_Work instructions:_
Could you return all of the records exactly as they stand?

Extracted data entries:
■ ■ ■ ■ ■
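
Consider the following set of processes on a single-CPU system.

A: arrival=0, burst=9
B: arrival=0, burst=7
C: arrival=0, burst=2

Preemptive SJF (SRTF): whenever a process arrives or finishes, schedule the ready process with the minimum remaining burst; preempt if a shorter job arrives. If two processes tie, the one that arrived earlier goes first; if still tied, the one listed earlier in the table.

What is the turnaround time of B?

9

Schedule: | C 0-2 | B 2-9 | A 9-18 |
Completion: A=18  B=9  C=2
Turnaround(B) = completion − arrival = 9 − 0 = 9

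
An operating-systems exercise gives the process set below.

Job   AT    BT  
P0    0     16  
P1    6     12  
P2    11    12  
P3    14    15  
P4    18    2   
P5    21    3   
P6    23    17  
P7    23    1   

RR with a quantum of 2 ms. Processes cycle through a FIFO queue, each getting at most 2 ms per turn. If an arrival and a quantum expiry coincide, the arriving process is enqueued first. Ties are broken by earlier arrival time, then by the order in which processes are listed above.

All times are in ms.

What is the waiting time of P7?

Gantt: | P0 0-6 | P1 6-8 | P0 8-10 | P1 10-12 | P0 12-14 | P2 14-16 | P1 16-18 | P3 18-20 | P0 20-22 | P2 22-24 | P4 24-26 | P1 26-28 | P3 28-30 | P5 30-32 | P0 32-34 | P6 34-36 | P7 36-37 | P2 37-39 | P1 39-41 | P3 41-43 | P5 43-44 | P0 44-46 | P6 46-48 | P2 48-50 | P1 50-52 | P3 52-54 | P6 54-56 | P2 56-58 | P3 58-60 | P6 60-62 | P2 62-64 | P3 64-66 | P6 66-68 | P3 68-70 | P6 70-72 | P3 72-73 | P6 73-78 |
Completion: P0=46  P1=52  P2=64  P3=73  P4=26  P5=44  P6=78  P7=37
Waiting(P7) = turnaround − burst = 14 − 1 = 13

13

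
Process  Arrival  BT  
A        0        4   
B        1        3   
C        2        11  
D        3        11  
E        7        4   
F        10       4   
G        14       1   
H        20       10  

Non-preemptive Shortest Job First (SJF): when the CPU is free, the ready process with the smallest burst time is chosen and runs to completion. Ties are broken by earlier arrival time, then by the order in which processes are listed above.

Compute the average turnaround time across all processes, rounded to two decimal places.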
■ ■ ■ ■ ■
_Problem solution:_
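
Consider the following set of processes on a single-CPU system.

A: arrival=0, burst=9
B: arrival=0, burst=7
C: arrival=0, burst=2

Preemptive SJF (SRTF): whenever a process arrives or finishes, schedule the ready process with the minimum remaining burst; preempt if a shorter job arrives. If two processes tie, the one that arrived earlier goes first; if still tied, the one listed earlier in the table.

What is the turnaround time of B?

9

Schedule: | C 0-2 | B 2-9 | A 9-18 |
Completion: A=18  B=9  C=2
Turnaround(B) = completion − arrival = 9 − 0 = 9

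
An operating-systems exercise gives the process set below.

Job   AT    BT  
P0    0     16  
P1    6     12  
P2    11    12  
P3    14    15  
P4    18    2   
P5    21    3   
P6    23    17  
P7    23    1   

RR with a quantum of 2 ms. Processes cycle through a FIFO queue, each getting at most 2 ms per turn. If an arrival and a quantum expiry coincide, the arriving process is enqueued first. Ties are broken by earlier arrival time, then by the order in which processes are listed above.

All times are in ms.

What is the waiting time of P7?

Gantt: | P0 0-6 | P1 6-8 | P0 8-10 | P1 10-12 | P0 12-14 | P2 14-16 | P1 16-18 | P3 18-20 | P0 20-22 | P2 22-24 | P4 24-26 | P1 26-28 | P3 28-30 | P5 30-32 | P0 32-34 | P6 34-36 | P7 36-37 | P2 37-39 | P1 39-41 | P3 41-43 | P5 43-44 | P0 44-46 | P6 46-48 | P2 48-50 | P1 50-52 | P3 52-54 | P6 54-56 | P2 56-58 | P3 58-60 | P6 60-62 | P2 62-64 | P3 64-66 | P6 66-68 | P3 68-70 | P6 70-72 | P3 72-73 | P6 73-78 |
Completion: P0=46  P1=52  P2=64  P3=73  P4=26  P5=44  P6=78  P7=37
Waiting(P7) = turnaround − burst = 14 − 1 = 13

13

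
Process  Arrival  BT  
A        0        4   
B        1        3   
C        2        11  
D        3        11  
E        7        4   
F        10       4   
G        14       1   
H        20       10  

Non-preemptive Shortest Job First (SJF): when the CPU is free, the ready process with the smallest burst time is chosen and runs to completion. Ties are broken by earlier arrival time, then by the order in which processes are listed above.

Compute the average turnaround time across all processes, rounded to two decimal places.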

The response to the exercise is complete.